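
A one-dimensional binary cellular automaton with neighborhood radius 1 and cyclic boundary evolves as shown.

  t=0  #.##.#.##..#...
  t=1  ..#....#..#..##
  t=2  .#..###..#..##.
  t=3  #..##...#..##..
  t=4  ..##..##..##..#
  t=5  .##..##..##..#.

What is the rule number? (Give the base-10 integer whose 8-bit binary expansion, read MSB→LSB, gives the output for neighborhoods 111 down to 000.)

11

  [7] ### => .  t=2,i=5
  [6] ##. => .  t=0,i=3
  [5] #.# => .  t=0,i=1
  [4] #.. => .  t=0,i=9
  [3] .## => #  t=0,i=2
  [2] .#. => .  t=0,i=0
  [1] ..# => #  t=0,i=10
  [0] ... => #  t=0,i=13
  bits 00001011 = 11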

• **EXERCISE GOAL**: Your job is to write out the data exactly as it stands.

• **WORKED SOLUTION**:
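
A one-dimensional binary cellular automaton with neighborhood radius 1 and cyclic boundary evolves as shown.

  t=0  #.##.#.##..#...
  t=1  ..#....#..#..##
  t=2  .#..###..#..##.
  t=3  #..##...#..##..
  t=4  ..##..##..##..#
  t=5  .##..##..##..#.

What is the rule number? (Give the base-10 integer whose 8-bit binary expansion, read MSB→LSB, gives the output for neighborhoods 111 down to 000.)

11

  [7] ### => .  t=2,i=5
  [6] ##. => .  t=0,i=3
  [5] #.# => .  t=0,i=1
  [4] #.. => .  t=0,i=9
  [3] .## => #  t=0,i=2
  [2] .#. => .  t=0,i=0
  [1] ..# => #  t=0,i=10
  [0] ... => #  t=0,i=13
  bits 00001011 = 11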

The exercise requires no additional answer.